PROBLEM DETAILS ▸
When the word "denote" shows up in a line of the data below, copy that whole line.

DATA IN THIS EXERCISE ▸
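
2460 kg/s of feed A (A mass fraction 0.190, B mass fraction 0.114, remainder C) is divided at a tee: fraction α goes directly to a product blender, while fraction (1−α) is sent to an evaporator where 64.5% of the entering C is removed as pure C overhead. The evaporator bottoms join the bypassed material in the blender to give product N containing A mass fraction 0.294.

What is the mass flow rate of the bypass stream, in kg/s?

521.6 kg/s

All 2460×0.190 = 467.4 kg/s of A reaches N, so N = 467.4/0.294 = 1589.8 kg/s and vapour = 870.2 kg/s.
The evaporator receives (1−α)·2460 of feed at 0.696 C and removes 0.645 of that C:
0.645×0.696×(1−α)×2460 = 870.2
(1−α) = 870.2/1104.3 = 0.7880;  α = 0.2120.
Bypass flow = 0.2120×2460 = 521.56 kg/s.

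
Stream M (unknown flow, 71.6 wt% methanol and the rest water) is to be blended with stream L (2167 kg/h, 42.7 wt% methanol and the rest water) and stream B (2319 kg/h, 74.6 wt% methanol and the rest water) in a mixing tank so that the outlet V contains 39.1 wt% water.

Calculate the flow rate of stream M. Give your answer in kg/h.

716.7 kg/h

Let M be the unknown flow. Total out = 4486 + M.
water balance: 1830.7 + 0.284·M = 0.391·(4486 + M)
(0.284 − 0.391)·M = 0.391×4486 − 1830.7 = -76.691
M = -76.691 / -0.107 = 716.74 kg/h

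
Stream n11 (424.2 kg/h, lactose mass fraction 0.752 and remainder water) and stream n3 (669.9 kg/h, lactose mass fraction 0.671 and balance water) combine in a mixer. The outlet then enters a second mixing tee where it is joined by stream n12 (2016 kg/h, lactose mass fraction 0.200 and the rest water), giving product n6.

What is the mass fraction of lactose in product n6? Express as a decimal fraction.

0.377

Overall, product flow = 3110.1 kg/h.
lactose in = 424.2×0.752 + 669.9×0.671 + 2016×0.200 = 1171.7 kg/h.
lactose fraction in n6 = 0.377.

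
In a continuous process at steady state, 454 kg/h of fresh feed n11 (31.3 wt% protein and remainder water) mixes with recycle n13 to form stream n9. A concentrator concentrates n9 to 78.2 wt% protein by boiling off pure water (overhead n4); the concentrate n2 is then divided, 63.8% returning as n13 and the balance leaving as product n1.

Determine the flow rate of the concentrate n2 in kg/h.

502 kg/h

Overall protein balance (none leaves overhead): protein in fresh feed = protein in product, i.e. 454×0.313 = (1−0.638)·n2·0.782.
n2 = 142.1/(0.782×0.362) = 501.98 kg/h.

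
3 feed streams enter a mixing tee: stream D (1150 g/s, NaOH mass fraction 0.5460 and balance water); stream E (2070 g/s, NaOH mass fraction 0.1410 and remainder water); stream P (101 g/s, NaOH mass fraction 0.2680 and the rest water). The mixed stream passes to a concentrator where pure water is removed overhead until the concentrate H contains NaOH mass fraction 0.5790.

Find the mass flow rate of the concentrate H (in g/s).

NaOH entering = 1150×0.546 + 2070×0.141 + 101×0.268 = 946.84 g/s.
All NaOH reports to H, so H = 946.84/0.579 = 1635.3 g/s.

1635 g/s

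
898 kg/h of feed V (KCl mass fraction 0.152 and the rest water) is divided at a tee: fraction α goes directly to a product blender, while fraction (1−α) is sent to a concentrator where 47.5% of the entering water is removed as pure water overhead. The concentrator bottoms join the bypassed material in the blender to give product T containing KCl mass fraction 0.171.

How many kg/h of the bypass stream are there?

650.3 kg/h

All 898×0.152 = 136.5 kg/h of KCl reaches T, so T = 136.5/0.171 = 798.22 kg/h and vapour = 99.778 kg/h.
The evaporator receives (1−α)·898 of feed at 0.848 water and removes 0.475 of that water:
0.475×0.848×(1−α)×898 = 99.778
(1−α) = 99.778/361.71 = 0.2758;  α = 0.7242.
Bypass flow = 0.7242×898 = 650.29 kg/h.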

---

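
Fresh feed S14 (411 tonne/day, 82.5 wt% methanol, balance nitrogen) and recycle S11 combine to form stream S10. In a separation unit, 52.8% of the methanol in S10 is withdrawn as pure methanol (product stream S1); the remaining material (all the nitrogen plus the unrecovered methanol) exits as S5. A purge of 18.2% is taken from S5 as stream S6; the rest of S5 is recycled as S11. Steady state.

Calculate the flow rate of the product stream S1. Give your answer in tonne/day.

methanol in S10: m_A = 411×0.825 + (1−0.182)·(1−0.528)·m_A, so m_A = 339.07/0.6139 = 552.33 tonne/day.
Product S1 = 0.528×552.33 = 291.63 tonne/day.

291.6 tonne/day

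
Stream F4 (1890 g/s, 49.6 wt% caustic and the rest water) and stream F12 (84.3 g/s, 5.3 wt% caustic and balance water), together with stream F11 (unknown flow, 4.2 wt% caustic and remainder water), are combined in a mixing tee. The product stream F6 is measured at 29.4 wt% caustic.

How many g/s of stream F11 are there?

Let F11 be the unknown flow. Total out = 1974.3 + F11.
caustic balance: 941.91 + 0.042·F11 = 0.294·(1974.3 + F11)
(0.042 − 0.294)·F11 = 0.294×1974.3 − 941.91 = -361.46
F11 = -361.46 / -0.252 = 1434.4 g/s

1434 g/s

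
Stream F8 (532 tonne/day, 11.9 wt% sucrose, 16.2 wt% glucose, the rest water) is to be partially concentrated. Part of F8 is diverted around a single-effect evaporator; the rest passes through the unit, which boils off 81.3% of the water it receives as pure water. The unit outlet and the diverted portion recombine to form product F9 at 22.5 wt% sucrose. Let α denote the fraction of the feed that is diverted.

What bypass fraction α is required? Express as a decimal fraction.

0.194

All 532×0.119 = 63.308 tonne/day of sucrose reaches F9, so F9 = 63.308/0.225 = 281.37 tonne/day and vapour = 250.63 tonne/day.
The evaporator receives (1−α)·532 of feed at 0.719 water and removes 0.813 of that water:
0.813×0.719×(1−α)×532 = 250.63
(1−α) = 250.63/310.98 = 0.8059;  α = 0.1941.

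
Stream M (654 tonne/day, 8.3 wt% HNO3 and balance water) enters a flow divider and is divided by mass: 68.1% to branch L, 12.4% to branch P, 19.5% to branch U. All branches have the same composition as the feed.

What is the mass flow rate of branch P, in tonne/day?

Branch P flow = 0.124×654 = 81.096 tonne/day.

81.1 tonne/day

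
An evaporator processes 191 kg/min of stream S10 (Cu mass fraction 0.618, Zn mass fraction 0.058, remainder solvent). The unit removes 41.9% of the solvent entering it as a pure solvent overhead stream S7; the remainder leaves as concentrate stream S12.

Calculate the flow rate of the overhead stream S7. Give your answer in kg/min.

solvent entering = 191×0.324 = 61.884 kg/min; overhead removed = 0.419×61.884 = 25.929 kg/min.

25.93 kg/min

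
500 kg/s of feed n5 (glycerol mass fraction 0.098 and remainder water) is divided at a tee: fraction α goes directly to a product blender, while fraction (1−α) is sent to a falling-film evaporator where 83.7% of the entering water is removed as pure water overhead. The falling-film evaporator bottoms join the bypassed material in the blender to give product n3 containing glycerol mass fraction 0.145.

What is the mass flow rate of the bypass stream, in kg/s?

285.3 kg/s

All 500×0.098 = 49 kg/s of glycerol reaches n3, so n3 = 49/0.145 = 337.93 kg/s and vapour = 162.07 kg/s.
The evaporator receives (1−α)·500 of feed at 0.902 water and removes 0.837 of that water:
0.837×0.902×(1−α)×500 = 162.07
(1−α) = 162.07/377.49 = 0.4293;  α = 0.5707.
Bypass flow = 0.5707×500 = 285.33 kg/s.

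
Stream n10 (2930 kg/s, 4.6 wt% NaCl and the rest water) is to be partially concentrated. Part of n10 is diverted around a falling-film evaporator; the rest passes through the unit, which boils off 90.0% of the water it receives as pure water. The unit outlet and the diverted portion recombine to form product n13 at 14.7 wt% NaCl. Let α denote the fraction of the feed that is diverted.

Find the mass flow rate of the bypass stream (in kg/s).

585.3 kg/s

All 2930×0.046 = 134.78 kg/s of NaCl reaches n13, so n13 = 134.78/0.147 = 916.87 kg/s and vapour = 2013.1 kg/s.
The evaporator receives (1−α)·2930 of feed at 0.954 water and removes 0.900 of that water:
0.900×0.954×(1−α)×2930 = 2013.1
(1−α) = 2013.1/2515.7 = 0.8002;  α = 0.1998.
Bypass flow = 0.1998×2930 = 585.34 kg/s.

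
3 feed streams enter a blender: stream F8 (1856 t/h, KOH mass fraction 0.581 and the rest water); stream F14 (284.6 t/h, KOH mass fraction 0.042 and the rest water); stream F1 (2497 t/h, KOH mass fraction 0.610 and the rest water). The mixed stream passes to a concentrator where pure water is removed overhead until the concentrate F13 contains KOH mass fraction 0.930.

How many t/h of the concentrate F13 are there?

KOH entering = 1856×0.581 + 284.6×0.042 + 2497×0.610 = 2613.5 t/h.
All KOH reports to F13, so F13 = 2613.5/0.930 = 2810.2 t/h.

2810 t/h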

FINISHED TASK ▸
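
Stream F8 (532 tonne/day, 11.9 wt% sucrose, 16.2 wt% glucose, the rest water) is to be partially concentrated. Part of F8 is diverted around a single-effect evaporator; the rest passes through the unit, which boils off 81.3% of the water it receives as pure water. The unit outlet and the diverted portion recombine to form product F9 at 22.5 wt% sucrose. Let α denote the fraction of the feed that is diverted.
Stream n10 (2930 kg/s, 4.6 wt% NaCl and the rest water) is to be partially concentrated. Part of n10 is diverted around a falling-film evaporator; the rest passes through the unit, which boils off 90.0% of the water it receives as pure water. The unit outlet and the diverted portion recombine to form product n13 at 14.7 wt% NaCl. Let α denote the fraction of the feed that is diverted.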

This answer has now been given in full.